# Aim of the exercise
Only the lines from the one that contains "A geotechnical analysis requires the quantity below. Check" through the last line of the records should appear, each printed exactly as it is.

[Start of Attachment]

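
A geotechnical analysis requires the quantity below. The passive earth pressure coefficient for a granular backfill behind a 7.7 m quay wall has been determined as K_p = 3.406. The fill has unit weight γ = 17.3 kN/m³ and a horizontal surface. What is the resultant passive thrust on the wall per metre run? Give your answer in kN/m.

P = ½ K_p γ H² = 0.5 × 3.406 × 17.3 × 7.7² = 1747 kN/m.

1750 kN/m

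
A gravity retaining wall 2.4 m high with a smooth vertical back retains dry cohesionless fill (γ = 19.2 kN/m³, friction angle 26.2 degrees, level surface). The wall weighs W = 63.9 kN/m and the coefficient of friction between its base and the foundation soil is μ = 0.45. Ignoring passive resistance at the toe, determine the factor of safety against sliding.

K_a = tan²(45° − 26.2°/2) = 0.3874.
P_a = ½K_aγH² = 0.5×0.3874×19.2×2.4² = 21.42 kN/m, acting at H/3 = 0.8000 m above the base.
FS_sliding = μW / P_a = 0.45×63.9 / 21.42 = 1.342.

1.34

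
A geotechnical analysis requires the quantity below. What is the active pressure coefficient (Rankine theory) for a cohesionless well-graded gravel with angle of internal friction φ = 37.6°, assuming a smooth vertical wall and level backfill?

K_a = (1 − sin φ)/(1 + sin φ) = (1 − sin 37.6°)/(1 + sin 37.6°) = 0.2421.

0.242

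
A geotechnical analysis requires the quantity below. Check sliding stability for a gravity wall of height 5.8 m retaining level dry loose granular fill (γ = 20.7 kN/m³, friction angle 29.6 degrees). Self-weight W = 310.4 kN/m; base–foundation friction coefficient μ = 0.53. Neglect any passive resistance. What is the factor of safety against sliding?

1.39

K_a = tan²(45° − 29.6°/2) = 0.3387.
P_a = ½K_aγH² = 0.5×0.3387×20.7×5.8² = 117.9 kN/m, acting at H/3 = 1.933 m above the base.
FS_sliding = μW / P_a = 0.53×310.4 / 117.9 = 1.395.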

[End of Attachment]

# Exercise solution
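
A geotechnical analysis requires the quantity below. Check sliding stability for a gravity wall of height 5.8 m retaining level dry loose granular fill (γ = 20.7 kN/m³, friction angle 29.6 degrees). Self-weight W = 310.4 kN/m; base–foundation friction coefficient μ = 0.53. Neglect any passive resistance. What is the factor of safety against sliding?

1.39

K_a = tan²(45° − 29.6°/2) = 0.3387.
P_a = ½K_aγH² = 0.5×0.3387×20.7×5.8² = 117.9 kN/m, acting at H/3 = 1.933 m above the base.
FS_sliding = μW / P_a = 0.53×310.4 / 117.9 = 1.395.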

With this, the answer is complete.